WORK TO BE COMPLETED - Repeat exactly, and only, the lines from the one containing "Is (((t IFF" through the end of the records.

Extracted data entries:
---

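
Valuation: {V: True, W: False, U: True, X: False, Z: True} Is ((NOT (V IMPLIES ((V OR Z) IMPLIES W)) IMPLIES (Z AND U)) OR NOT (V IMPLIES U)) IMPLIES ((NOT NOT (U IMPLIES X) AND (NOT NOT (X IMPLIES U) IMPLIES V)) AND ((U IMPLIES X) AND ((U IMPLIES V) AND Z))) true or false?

False

Substituting V=True, W=False, U=True, X=False, Z=True:
V OR Z = True OR True = True
(V OR Z) IMPLIES W = True IMPLIES False = False
V IMPLIES ((V OR Z) IMPLIES W) = True IMPLIES False = False
NOT (V IMPLIES ((V OR Z) IMPLIES W)) = NOT False = True
Z AND U = True AND True = True
NOT (V IMPLIES ((V OR Z) IMPLIES W)) IMPLIES (Z AND U) = True IMPLIES True = True
V IMPLIES U = True IMPLIES True = True
NOT (V IMPLIES U) = NOT True = False
(NOT (V IMPLIES ((V OR Z) IMPLIES W)) IMPLIES (Z AND U)) OR NOT (V IMPLIES U) = True OR False = True
U IMPLIES X = True IMPLIES False = False
NOT (U IMPLIES X) = NOT False = True
NOT NOT (U IMPLIES X) = NOT True = False
X IMPLIES U = False IMPLIES True = True
NOT (X IMPLIES U) = NOT True = False
NOT NOT (X IMPLIES U) = NOT False = True
NOT NOT (X IMPLIES U) IMPLIES V = True IMPLIES True = True
NOT NOT (U IMPLIES X) AND (NOT NOT (X IMPLIES U) IMPLIES V) = False AND True = False
U IMPLIES X = True IMPLIES False = False
U IMPLIES V = True IMPLIES True = True
(U IMPLIES V) AND Z = True AND True = True
(U IMPLIES X) AND ((U IMPLIES V) AND Z) = False AND True = False
(NOT NOT (U IMPLIES X) AND (NOT NOT (X IMPLIES U) IMPLIES V)) AND ((U IMPLIES X) AND ((U IMPLIES V) AND Z)) = False AND False = False
((NOT (V IMPLIES ((V OR Z) IMPLIES W)) IMPLIES (Z AND U)) OR NOT (V IMPLIES U)) IMPLIES ((NOT NOT (U IMPLIES X) AND (NOT NOT (X IMPLIES U) IMPLIES V)) AND ((U IMPLIES X) AND ((U IMPLIES V) AND Z))) = True IMPLIES False = False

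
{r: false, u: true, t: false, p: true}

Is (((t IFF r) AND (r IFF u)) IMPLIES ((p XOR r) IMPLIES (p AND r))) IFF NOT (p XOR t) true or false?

false

t IFF r = false IFF false = true
r IFF u = false IFF true = false
(t IFF r) AND (r IFF u) = true AND false = false
p XOR r = true XOR false = true
p AND r = true AND false = false
(p XOR r) IMPLIES (p AND r) = true IMPLIES false = false
((t IFF r) AND (r IFF u)) IMPLIES ((p XOR r) IMPLIES (p AND r)) = false IMPLIES false = true
p XOR t = true XOR false = true
NOT (p XOR t) = NOT true = false
(((t IFF r) AND (r IFF u)) IMPLIES ((p XOR r) IMPLIES (p AND r))) IFF NOT (p XOR t) = true IFF false = false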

---

FINAL ANSWER -
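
Is (((t IFF r) AND (r IFF u)) IMPLIES ((p XOR r) IMPLIES (p AND r))) IFF NOT (p XOR t) true or false?

false

t IFF r = false IFF false = true
r IFF u = false IFF true = false
(t IFF r) AND (r IFF u) = true AND false = false
p XOR r = true XOR false = true
p AND r = true AND false = false
(p XOR r) IMPLIES (p AND r) = true IMPLIES false = false
((t IFF r) AND (r IFF u)) IMPLIES ((p XOR r) IMPLIES (p AND r)) = false IMPLIES false = true
p XOR t = true XOR false = true
NOT (p XOR t) = NOT true = false
(((t IFF r) AND (r IFF u)) IMPLIES ((p XOR r) IMPLIES (p AND r))) IFF NOT (p XOR t) = true IFF false = false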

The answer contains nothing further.